§ Recorded data:

--- START ---

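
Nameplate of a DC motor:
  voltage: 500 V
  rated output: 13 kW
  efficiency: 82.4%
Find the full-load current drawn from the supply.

31.6 A

P_out = 13 kW = 13000 W
P_in = P_out / η = 13000 / 0.824 = 15777 W
I = P_in / V = 15777 / 500 = 31.6 A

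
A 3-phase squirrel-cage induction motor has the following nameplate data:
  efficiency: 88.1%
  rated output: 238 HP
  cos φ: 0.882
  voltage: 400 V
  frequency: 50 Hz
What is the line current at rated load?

P_out = 238 × 746 = 177548 W
P_in = P_out / η = 177548 / 0.881 = 201530 W
I_L = P_in / (√3·V_L·cosφ) = 201530 / (1.732 × 400 × 0.882) = 330 A

330 A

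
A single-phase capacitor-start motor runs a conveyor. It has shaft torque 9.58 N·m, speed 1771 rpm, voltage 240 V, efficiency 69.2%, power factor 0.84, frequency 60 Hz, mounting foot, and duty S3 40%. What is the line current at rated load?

ω = 2π×1771/60 = 185.5 rad/s; P_out = τω = 9.58 × 185.5 = 1777 W
P_in = P_out / η = 1777 / 0.692 = 2568 W
I = P_in / (V·cosφ) = 2568 / (240 × 0.84) = 12.7 A

12.7 A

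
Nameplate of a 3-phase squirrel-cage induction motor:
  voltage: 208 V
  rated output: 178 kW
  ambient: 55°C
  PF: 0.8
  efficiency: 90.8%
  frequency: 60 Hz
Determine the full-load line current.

P_out = 178 kW = 178000 W
P_in = P_out / η = 178000 / 0.908 = 196035 W
I_L = P_in / (√3·V_L·cosφ) = 196035 / (1.732 × 208 × 0.8) = 680 A

680 A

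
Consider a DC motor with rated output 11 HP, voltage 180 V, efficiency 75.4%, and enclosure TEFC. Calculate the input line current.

60.5 A

P_out = 11 × 746 = 8206 W
P_in = P_out / η = 8206 / 0.754 = 10883 W
I = P_in / V = 10883 / 180 = 60.5 A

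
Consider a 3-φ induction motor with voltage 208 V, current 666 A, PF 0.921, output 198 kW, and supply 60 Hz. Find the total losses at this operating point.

P_in = √3·V·I·cosφ = 1.732×208×666×0.921 = 220976 W
P_out = 198000 W
Losses = P_in − P_out = 220976 − 198000 = 22976 W

23 kW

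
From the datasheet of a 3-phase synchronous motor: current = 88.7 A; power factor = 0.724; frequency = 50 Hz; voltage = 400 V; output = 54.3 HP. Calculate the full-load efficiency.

91.0 %

P_out = 54.3 × 746 = 40508 W
P_in = √3·V_L·I_L·cosφ = 1.732 × 400 × 88.7 × 0.724 = 44491 W
η = P_out / P_in = 40508 / 44491 = 0.910 = 91.0%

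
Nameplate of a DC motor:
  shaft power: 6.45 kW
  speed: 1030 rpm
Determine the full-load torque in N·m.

59.8 N·m

ω = 2π × 1030/60 = 107.9 rad/s
τ = P/ω = 6450/107.9 = 59.8 N·m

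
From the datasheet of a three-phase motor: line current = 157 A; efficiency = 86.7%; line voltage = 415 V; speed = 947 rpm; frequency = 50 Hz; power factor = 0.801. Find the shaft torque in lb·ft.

P_in = √3·V·I·cosφ = 1.732 × 415 × 157 × 0.801 = 90392 W
P_out = η·P_in = 0.867 × 90392 = 78370 W
n = 947 rpm
ω = 2π×947/60 = 99.17 rad/s
τ = P_out/ω = 78370/99.17 = 790.3 N·m
In lb·ft: 790.3/1.356 = 583 lb·ft

583 lb·ft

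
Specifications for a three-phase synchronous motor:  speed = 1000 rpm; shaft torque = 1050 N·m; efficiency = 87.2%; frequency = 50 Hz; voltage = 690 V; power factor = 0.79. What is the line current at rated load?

ω = 2π×1000/60 = 104.7 rad/s; P_out = τω = 1050 × 104.7 = 109935 W
P_in = P_out / η = 109935 / 0.872 = 126072 W
I_L = P_in / (√3·V_L·cosφ) = 126072 / (1.732 × 690 × 0.79) = 134 A

134 A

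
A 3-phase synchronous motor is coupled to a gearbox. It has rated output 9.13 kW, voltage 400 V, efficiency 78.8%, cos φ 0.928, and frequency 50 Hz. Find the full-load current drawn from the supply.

P_out = 9.13 kW = 9130 W
P_in = P_out / η = 9130 / 0.788 = 11586 W
I_L = P_in / (√3·V_L·cosφ) = 11586 / (1.732 × 400 × 0.928) = 18 A

18 A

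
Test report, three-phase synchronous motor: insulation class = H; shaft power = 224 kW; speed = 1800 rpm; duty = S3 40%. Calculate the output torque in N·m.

1190 N·m

ω = 2π × 1800/60 = 188.5 rad/s
τ = P/ω = 224000/188.5 = 1190 N·m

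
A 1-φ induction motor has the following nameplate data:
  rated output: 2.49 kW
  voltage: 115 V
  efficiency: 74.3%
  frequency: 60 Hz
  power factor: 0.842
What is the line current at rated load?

P_out = 2.49 kW = 2490 W
P_in = P_out / η = 2490 / 0.743 = 3351 W
I = P_in / (V·cosφ) = 3351 / (115 × 0.842) = 34.6 A

34.6 A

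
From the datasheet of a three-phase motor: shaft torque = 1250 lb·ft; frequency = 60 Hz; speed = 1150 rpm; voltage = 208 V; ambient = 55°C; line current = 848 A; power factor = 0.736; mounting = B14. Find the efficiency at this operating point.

τ = 1250 lb·ft × 1.356 = 1695 N·m
ω = 2π × 1150/60 = 120.4 rad/s; P_out = τω = 1695 × 120.4 = 204078 W
P_in = √3·V_L·I_L·cosφ = 1.732 × 208 × 848 × 0.736 = 224846 W
η = P_out / P_in = 204078 / 224846 = 0.908 = 90.8%

90.8 %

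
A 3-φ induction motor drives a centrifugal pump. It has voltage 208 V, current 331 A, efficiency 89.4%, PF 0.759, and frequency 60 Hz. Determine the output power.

P_in = √3·V·I·cosφ = 1.732 × 208 × 331 × 0.759 = 90507 W
P_out = η·P_in = 0.894 × 90507 = 80913 W

80.9 kW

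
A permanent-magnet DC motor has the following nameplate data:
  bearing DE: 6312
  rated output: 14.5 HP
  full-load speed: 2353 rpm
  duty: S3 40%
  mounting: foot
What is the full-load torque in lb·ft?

32.4 lb·ft

P_out = 14.5 × 746 = 10817 W
ω = 2π × 2353/60 = 246.4 rad/s
τ = P_out/ω = 10817/246.4 = 43.9 N·m
In lb·ft: 43.9/1.356 = 32.4 lb·ft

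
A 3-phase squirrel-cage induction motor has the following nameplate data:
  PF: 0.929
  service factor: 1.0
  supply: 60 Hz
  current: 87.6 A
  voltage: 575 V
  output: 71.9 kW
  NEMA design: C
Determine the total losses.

9.15 kW

P_in = √3·V·I·cosφ = 1.732×575×87.6×0.929 = 81047 W
P_out = 71900 W
Losses = P_in − P_out = 81047 − 71900 = 9147 W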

--- END ---

§ Exercise:
If a line in the data above holds the string "following", report that line.

§ Answer space:
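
A 3-phase squirrel-cage induction motor has the following nameplate data:
A 1-φ induction motor has the following nameplate data:
A permanent-magnet DC motor has the following nameplate data:
A 3-phase squirrel-cage induction motor has the following nameplate data: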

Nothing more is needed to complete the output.